Action item - Every line in the records below with the string "frac" needs to be copied out.

---------- Working data

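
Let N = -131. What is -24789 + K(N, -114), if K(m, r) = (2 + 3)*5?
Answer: -24764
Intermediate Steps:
K(m, r) = 25 (K(m, r) = 5*5 = 25)
-24789 + K(N, -114) = -24789 + 25 = -24764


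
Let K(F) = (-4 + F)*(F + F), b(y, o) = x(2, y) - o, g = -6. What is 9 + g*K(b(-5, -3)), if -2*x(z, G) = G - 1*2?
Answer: -186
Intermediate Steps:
x(z, G) = 1 - G/2 (x(z, G) = -(G - 1*2)/2 = -(G - 2)/2 = -(-2 + G)/2 = 1 - G/2)
b(y, o) = 1 - o - y/2 (b(y, o) = (1 - y/2) - o = 1 - o - y/2)
K(F) = 2*F*(-4 + F) (K(F) = (-4 + F)*(2*F) = 2*F*(-4 + F))
9 + g*K(b(-5, -3)) = 9 - 12*(1 - 1*(-3) - ½*(-5))*(-4 + (1 - 1*(-3) - ½*(-5))) = 9 - 12*(1 + 3 + 5/2)*(-4 + (1 + 3 + 5/2)) = 9 - 12*13*(-4 + 13/2)/2 = 9 - 12*13*5/(2*2) = 9 - 6*65/2 = 9 - 195 = -186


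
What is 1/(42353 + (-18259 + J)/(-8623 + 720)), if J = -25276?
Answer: 7903/334759294 ≈ 2.3608e-5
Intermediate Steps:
1/(42353 + (-18259 + J)/(-8623 + 720)) = 1/(42353 + (-18259 - 25276)/(-8623 + 720)) = 1/(42353 - 43535/(-7903)) = 1/(42353 - 43535*(-1/7903)) = 1/(42353 + 43535/7903) = 1/(334759294/7903) = 7903/334759294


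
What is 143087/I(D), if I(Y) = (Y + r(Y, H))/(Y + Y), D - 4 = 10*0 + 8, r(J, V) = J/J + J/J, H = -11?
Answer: 245292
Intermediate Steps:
r(J, V) = 2 (r(J, V) = 1 + 1 = 2)
D = 12 (D = 4 + (10*0 + 8) = 4 + (0 + 8) = 4 + 8 = 12)
I(Y) = (2 + Y)/(2*Y) (I(Y) = (Y + 2)/(Y + Y) = (2 + Y)/((2*Y)) = (2 + Y)*(1/(2*Y)) = (2 + Y)/(2*Y))
143087/I(D) = 143087/(((½)*(2 + 12)/12)) = 143087/(((½)*(1/12)*14)) = 143087/(7/12) = 143087*(12/7) = 245292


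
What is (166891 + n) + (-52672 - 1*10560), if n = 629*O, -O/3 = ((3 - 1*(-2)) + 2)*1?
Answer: 90450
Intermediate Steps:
O = -21 (O = -3*((3 - 1*(-2)) + 2) = -3*((3 + 2) + 2) = -3*(5 + 2) = -21 ≈ -21.000)
n = -13209 (n = 629*(-21) = -13209)
(166891 + n) + (-52672 - 1*10560) = (166891 - 13209) + (-52672 - 1*10560) = 153682 + (-52672 - 10560) = 153682 - 63232 = 90450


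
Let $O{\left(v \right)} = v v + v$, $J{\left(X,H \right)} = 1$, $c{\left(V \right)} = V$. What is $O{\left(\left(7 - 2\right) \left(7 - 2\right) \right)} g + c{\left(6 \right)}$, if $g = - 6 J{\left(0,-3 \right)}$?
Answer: $-3894$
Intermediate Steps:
$O{\left(v \right)} = v + v^{2}$ ($O{\left(v \right)} = v^{2} + v = v + v^{2}$)
$g = -6$ ($g = \left(-6\right) 1 = -6$)
$O{\left(\left(7 - 2\right) \left(7 - 2\right) \right)} g + c{\left(6 \right)} = \left(7 - 2\right) \left(7 - 2\right) \left(1 + \left(7 - 2\right) \left(7 - 2\right)\right) \left(-6\right) + 6 = 5 \cdot 5 \left(1 + 5 \cdot 5\right) \left(-6\right) + 6 = 25 \left(1 + 25\right) \left(-6\right) + 6 = 25 \cdot 26 \left(-6\right) + 6 = 650 \left(-6\right) + 6 = -3900 + 6 = -3894$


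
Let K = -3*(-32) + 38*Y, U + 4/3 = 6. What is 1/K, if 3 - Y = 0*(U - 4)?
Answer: 1/210 ≈ 0.0047619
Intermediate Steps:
U = 14/3 (U = -4/3 + 6 = 14/3 ≈ 4.6667)
Y = 3 (Y = 3 - 0*(14/3 - 4) = 3 - 0*2/3 = 3 - 1*0 = 3 + 0 = 3)
K = 210 (K = -3*(-32) + 38*3 = 96 + 114 = 210)
1/K = 1/210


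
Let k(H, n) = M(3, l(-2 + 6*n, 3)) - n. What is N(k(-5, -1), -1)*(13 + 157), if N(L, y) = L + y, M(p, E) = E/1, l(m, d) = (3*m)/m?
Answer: 510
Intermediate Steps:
l(m, d) = 3
M(p, E) = E (M(p, E) = E*1 = E)
k(H, n) = 3 - n
N(k(-5, -1), -1)*(13 + 157) = ((3 - 1*(-1)) - 1)*(13 + 157) = ((3 + 1) - 1)*170 = (4 - 1)*170 = 3*170 = 510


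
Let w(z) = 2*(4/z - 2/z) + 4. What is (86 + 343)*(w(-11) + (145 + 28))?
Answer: 75777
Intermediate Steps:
w(z) = 4 + 4/z (w(z) = 2*(2/z) + 4 = 4/z + 4 = 4 + 4/z)
(86 + 343)*(w(-11) + (145 + 28)) = (86 + 343)*((4 + 4/(-11)) + (145 + 28)) = 429*((4 + 4*(-1/11)) + 173) = 429*((4 - 4/11) + 173) = 429*(40/11 + 173) = 429*(1943/11) = 75777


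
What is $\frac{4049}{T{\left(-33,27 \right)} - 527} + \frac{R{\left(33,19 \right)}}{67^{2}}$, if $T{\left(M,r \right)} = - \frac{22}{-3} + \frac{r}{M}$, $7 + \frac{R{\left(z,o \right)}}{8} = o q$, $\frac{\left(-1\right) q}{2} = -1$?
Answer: $- \frac{595547065}{77103064} \approx -7.724$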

--------------------

Finished task -
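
What is $\frac{4049}{T{\left(-33,27 \right)} - 527} + \frac{R{\left(33,19 \right)}}{67^{2}}$, if $T{\left(M,r \right)} = - \frac{22}{-3} + \frac{r}{M}$, $7 + \frac{R{\left(z,o \right)}}{8} = o q$, $\frac{\left(-1\right) q}{2} = -1$?
Answer: $- \frac{595547065}{77103064} \approx -7.724$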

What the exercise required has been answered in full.